- Task to complete
What lines below include the word "NULL"? Copy each one.

Collected data
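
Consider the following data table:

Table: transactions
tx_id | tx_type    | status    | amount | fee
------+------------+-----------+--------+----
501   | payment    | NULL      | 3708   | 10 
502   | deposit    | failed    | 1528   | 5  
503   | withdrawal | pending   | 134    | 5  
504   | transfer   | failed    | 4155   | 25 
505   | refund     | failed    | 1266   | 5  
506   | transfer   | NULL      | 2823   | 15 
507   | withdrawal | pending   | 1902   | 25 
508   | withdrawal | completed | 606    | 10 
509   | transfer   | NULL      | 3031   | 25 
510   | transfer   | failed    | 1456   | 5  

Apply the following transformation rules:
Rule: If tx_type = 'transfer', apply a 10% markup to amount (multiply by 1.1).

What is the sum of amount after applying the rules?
21755.5

Step 1: Records with tx_type = 'transfer' have total amount = 11465
Step 2: Apply multiplier: 11465 × 1.1 = 12611.5
Step 3: Other records total: 9144
Step 4: Final sum = 12611.5 + 9144 = 21755.5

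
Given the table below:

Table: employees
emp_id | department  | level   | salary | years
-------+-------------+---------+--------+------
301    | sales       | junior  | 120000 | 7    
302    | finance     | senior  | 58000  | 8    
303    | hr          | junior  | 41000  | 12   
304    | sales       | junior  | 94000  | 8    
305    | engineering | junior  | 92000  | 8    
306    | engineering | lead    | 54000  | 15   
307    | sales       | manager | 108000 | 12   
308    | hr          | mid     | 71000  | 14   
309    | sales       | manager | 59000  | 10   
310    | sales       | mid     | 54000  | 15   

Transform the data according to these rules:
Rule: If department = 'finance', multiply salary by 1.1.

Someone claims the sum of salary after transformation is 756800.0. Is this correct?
Yes, the result is correct.

Step 1: Calculate the correct sum after transformation
Step 2: Apply multiplier 1.1 to records where department = 'finance'
Step 3: Correct result = 756800.0
Step 4: Claimed result = 756800.0
Step 5: 756800.0 = 756800.0 ✓
Conclusion: The claimed result is correct.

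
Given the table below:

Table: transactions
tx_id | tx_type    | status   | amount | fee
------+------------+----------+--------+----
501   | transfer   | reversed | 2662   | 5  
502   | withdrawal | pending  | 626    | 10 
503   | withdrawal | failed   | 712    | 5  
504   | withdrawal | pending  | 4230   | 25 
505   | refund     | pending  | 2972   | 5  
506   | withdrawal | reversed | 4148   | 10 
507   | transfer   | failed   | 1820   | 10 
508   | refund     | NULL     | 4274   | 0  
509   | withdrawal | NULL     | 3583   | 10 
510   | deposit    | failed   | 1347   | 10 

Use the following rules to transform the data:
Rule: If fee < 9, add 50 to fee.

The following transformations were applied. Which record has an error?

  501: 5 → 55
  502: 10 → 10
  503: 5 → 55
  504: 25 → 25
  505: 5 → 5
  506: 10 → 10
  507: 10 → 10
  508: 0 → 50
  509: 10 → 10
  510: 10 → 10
Record 505 has an error. The correct transformed value should be 55, not 5.

Step 1: Check each record against the rule
Step 2: Record 505 has fee = 5
Step 3: Since 5 < 9, the bonus should have been applied
Step 4: Correct value = 55, but claimed value = 5
Conclusion: Record 505 has the error.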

- Response to this exercise
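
501   | payment    | NULL      | 3708   | 10 
506   | transfer   | NULL      | 2823   | 15 
509   | transfer   | NULL      | 3031   | 25 
508   | refund     | NULL     | 4274   | 0  
509   | withdrawal | NULL     | 3583   | 10 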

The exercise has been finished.